## Task details:
Set down every entry exactly as it was written.

Dataset entries
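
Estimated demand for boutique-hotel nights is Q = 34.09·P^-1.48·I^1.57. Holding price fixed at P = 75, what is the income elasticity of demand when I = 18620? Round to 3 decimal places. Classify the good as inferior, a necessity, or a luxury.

For a multiplicative demand Q = A·P^α·I^β, the income elasticity is β everywhere.
Here β = 1.57, so η = 1.570.
Since η > 1, this is a luxury.

1.570 (luxury)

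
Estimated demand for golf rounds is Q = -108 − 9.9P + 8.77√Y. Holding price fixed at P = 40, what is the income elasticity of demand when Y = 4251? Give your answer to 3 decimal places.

At P = 40, Y = 4251: Q = 67.801.
Holding P constant, ∂Q/∂Y = 8.77/(2√Y) = 0.0672549.
η_Y = (∂Q/∂Y)·(Y/Q) = 0.0672549 × (4251/67.801) = 4.217.

4.217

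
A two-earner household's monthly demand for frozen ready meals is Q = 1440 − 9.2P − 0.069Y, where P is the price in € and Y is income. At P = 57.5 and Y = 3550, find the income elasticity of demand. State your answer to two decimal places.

-0.37

At P = 57.5, Y = 3550: Q = 666.050.
Holding P constant, ∂Q/∂Y = −0.069.
η_Y = (∂Q/∂Y)·(Y/Q) = -0.069 × (3550/666.050) = -0.37.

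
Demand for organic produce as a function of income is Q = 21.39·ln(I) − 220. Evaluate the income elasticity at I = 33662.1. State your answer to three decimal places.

At I = 33662.1: Q = 2.972.
dQ/dI = 21.39/I = 0.000635433 at this income.
η = (dQ/dI)·(I/Q) = 0.000635433 × (33662.1/2.972) = 7.197.

7.197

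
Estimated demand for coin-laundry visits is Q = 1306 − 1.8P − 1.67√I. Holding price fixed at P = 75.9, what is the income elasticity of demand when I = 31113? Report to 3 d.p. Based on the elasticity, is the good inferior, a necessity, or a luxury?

-0.168 (inferior good)

At P = 75.9, I = 31113: Q = 874.811.
Holding P constant, ∂Q/∂I = -1.67/(2√I) = -0.00473386.
η_I = (∂Q/∂I)·(I/Q) = -0.00473386 × (31113/874.811) = -0.168.
Since η < 0, this is an inferior good.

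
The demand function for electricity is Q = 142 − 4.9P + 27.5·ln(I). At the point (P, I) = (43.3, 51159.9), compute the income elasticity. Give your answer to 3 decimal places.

0.121

At P = 43.3, I = 51159.9: Q = 228.005.
Holding P constant, ∂Q/∂I = 27.5/I = 0.00053753.
η_I = (∂Q/∂I)·(I/Q) = 0.00053753 × (51159.9/228.005) = 0.121.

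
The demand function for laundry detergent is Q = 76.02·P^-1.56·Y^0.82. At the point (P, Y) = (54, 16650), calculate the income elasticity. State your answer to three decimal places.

0.820

For a multiplicative demand Q = A·P^α·Y^β, the income elasticity is β everywhere.
Here β = 0.82, so η = 0.820.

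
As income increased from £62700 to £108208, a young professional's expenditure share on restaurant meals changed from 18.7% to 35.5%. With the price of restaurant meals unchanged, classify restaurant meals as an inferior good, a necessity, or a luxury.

The budget share rises as income rises, so η > 1.

luxury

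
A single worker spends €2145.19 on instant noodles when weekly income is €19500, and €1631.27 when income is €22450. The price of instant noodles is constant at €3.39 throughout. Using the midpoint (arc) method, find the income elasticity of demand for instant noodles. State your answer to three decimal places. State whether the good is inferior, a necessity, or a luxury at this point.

With a constant price, Q₁ = 2145.19/3.39 = 632.799 and Q₂ = 1631.27/3.39 = 481.201 (equivalently, work directly with expenditure since P cancels).
Midpoint %ΔQ = (1631.27 − 2145.19)/1888.23 = -0.27217; midpoint %ΔI = (22450 − 19500)/20975 = 0.14064.
η = -0.27217 / 0.14064 = -1.935.
η < 0 ⇒ inferior good.

-1.935 (inferior good)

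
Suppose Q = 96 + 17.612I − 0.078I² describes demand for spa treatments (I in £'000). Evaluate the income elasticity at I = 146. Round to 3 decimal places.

-0.750

At I = 146: Q = 1004.7040.
dQ/dI = 17.612 − 0.156I = -5.16400.
η = (dQ/dI)·(I/Q) = -5.16400 × (146/1004.7040) = -0.750.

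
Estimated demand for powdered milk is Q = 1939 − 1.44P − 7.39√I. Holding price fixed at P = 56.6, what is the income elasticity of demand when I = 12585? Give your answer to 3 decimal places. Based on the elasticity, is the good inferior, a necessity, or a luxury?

At P = 56.6, I = 12585: Q = 1028.464.
Holding P constant, ∂Q/∂I = -7.39/(2√I) = -0.0329373.
η_I = (∂Q/∂I)·(I/Q) = -0.0329373 × (12585/1028.464) = -0.403.
Since η < 0, this is an inferior good.

-0.403 (inferior good)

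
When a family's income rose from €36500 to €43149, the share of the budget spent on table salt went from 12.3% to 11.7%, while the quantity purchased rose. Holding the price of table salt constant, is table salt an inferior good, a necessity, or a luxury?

necessity

Quantity rises but the budget share falls as income rises, so 0 < η < 1.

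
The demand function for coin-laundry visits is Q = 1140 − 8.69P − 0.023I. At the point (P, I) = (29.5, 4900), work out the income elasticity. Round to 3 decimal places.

At P = 29.5, I = 4900: Q = 770.945.
Holding P constant, ∂Q/∂I = −0.023.
η_I = (∂Q/∂I)·(I/Q) = -0.023 × (4900/770.945) = -0.146.

-0.146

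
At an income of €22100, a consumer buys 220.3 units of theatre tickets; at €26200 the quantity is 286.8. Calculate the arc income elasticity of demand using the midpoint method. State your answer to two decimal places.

ΔQ = 286.8 − 220.3 = 66.5; midpoint Q̄ = (220.3 + 286.8)/2 = 253.55.
ΔI = 26200 − 22100 = 4100; midpoint Ī = (22100 + 26200)/2 = 24150.
η = (ΔQ/Q̄) ÷ (ΔI/Ī) = (66.5/253.55) ÷ (4100/24150) = 1.54.

1.54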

## The answer:
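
Estimated demand for boutique-hotel nights is Q = 34.09·P^-1.48·I^1.57. Holding price fixed at P = 75, what is the income elasticity of demand when I = 18620? Round to 3 decimal places. Classify the good as inferior, a necessity, or a luxury.

For a multiplicative demand Q = A·P^α·I^β, the income elasticity is β everywhere.
Here β = 1.57, so η = 1.570.
Since η > 1, this is a luxury.

1.570 (luxury)

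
Estimated demand for golf rounds is Q = -108 − 9.9P + 8.77√Y. Holding price fixed at P = 40, what is the income elasticity of demand when Y = 4251? Give your answer to 3 decimal places.

At P = 40, Y = 4251: Q = 67.801.
Holding P constant, ∂Q/∂Y = 8.77/(2√Y) = 0.0672549.
η_Y = (∂Q/∂Y)·(Y/Q) = 0.0672549 × (4251/67.801) = 4.217.

4.217

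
A two-earner household's monthly demand for frozen ready meals is Q = 1440 − 9.2P − 0.069Y, where P is the price in € and Y is income. At P = 57.5 and Y = 3550, find the income elasticity of demand. State your answer to two decimal places.

-0.37

At P = 57.5, Y = 3550: Q = 666.050.
Holding P constant, ∂Q/∂Y = −0.069.
η_Y = (∂Q/∂Y)·(Y/Q) = -0.069 × (3550/666.050) = -0.37.

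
Demand for organic produce as a function of income is Q = 21.39·ln(I) − 220. Evaluate the income elasticity at I = 33662.1. State your answer to three decimal places.

At I = 33662.1: Q = 2.972.
dQ/dI = 21.39/I = 0.000635433 at this income.
η = (dQ/dI)·(I/Q) = 0.000635433 × (33662.1/2.972) = 7.197.

7.197

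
Estimated demand for coin-laundry visits is Q = 1306 − 1.8P − 1.67√I. Holding price fixed at P = 75.9, what is the income elasticity of demand when I = 31113? Report to 3 d.p. Based on the elasticity, is the good inferior, a necessity, or a luxury?

-0.168 (inferior good)

At P = 75.9, I = 31113: Q = 874.811.
Holding P constant, ∂Q/∂I = -1.67/(2√I) = -0.00473386.
η_I = (∂Q/∂I)·(I/Q) = -0.00473386 × (31113/874.811) = -0.168.
Since η < 0, this is an inferior good.

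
The demand function for electricity is Q = 142 − 4.9P + 27.5·ln(I). At the point (P, I) = (43.3, 51159.9), compute the income elasticity. Give your answer to 3 decimal places.

0.121

At P = 43.3, I = 51159.9: Q = 228.005.
Holding P constant, ∂Q/∂I = 27.5/I = 0.00053753.
η_I = (∂Q/∂I)·(I/Q) = 0.00053753 × (51159.9/228.005) = 0.121.

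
The demand function for laundry detergent is Q = 76.02·P^-1.56·Y^0.82. At the point (P, Y) = (54, 16650), calculate the income elasticity. State your answer to three decimal places.

0.820

For a multiplicative demand Q = A·P^α·Y^β, the income elasticity is β everywhere.
Here β = 0.82, so η = 0.820.

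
As income increased from £62700 to £108208, a young professional's expenditure share on restaurant meals changed from 18.7% to 35.5%. With the price of restaurant meals unchanged, classify restaurant meals as an inferior good, a necessity, or a luxury.

The budget share rises as income rises, so η > 1.

luxury

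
A single worker spends €2145.19 on instant noodles when weekly income is €19500, and €1631.27 when income is €22450. The price of instant noodles is constant at €3.39 throughout. Using the midpoint (arc) method, find the income elasticity of demand for instant noodles. State your answer to three decimal places. State whether the good is inferior, a necessity, or a luxury at this point.

With a constant price, Q₁ = 2145.19/3.39 = 632.799 and Q₂ = 1631.27/3.39 = 481.201 (equivalently, work directly with expenditure since P cancels).
Midpoint %ΔQ = (1631.27 − 2145.19)/1888.23 = -0.27217; midpoint %ΔI = (22450 − 19500)/20975 = 0.14064.
η = -0.27217 / 0.14064 = -1.935.
η < 0 ⇒ inferior good.

-1.935 (inferior good)

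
Suppose Q = 96 + 17.612I − 0.078I² describes demand for spa treatments (I in £'000). Evaluate the income elasticity at I = 146. Round to 3 decimal places.

-0.750

At I = 146: Q = 1004.7040.
dQ/dI = 17.612 − 0.156I = -5.16400.
η = (dQ/dI)·(I/Q) = -5.16400 × (146/1004.7040) = -0.750.

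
Estimated demand for powdered milk is Q = 1939 − 1.44P − 7.39√I. Holding price fixed at P = 56.6, what is the income elasticity of demand when I = 12585? Give your answer to 3 decimal places. Based on the elasticity, is the good inferior, a necessity, or a luxury?

At P = 56.6, I = 12585: Q = 1028.464.
Holding P constant, ∂Q/∂I = -7.39/(2√I) = -0.0329373.
η_I = (∂Q/∂I)·(I/Q) = -0.0329373 × (12585/1028.464) = -0.403.
Since η < 0, this is an inferior good.

-0.403 (inferior good)

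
When a family's income rose from €36500 to €43149, the share of the budget spent on table salt went from 12.3% to 11.7%, while the quantity purchased rose. Holding the price of table salt constant, is table salt an inferior good, a necessity, or a luxury?

necessity

Quantity rises but the budget share falls as income rises, so 0 < η < 1.

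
The demand function for coin-laundry visits is Q = 1140 − 8.69P − 0.023I. At the point (P, I) = (29.5, 4900), work out the income elasticity. Round to 3 decimal places.

At P = 29.5, I = 4900: Q = 770.945.
Holding P constant, ∂Q/∂I = −0.023.
η_I = (∂Q/∂I)·(I/Q) = -0.023 × (4900/770.945) = -0.146.

-0.146

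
At an income of €22100, a consumer buys 220.3 units of theatre tickets; at €26200 the quantity is 286.8. Calculate the arc income elasticity of demand using the midpoint method. State your answer to two decimal places.

ΔQ = 286.8 − 220.3 = 66.5; midpoint Q̄ = (220.3 + 286.8)/2 = 253.55.
ΔI = 26200 − 22100 = 4100; midpoint Ī = (22100 + 26200)/2 = 24150.
η = (ΔQ/Q̄) ÷ (ΔI/Ī) = (66.5/253.55) ÷ (4100/24150) = 1.54.

1.54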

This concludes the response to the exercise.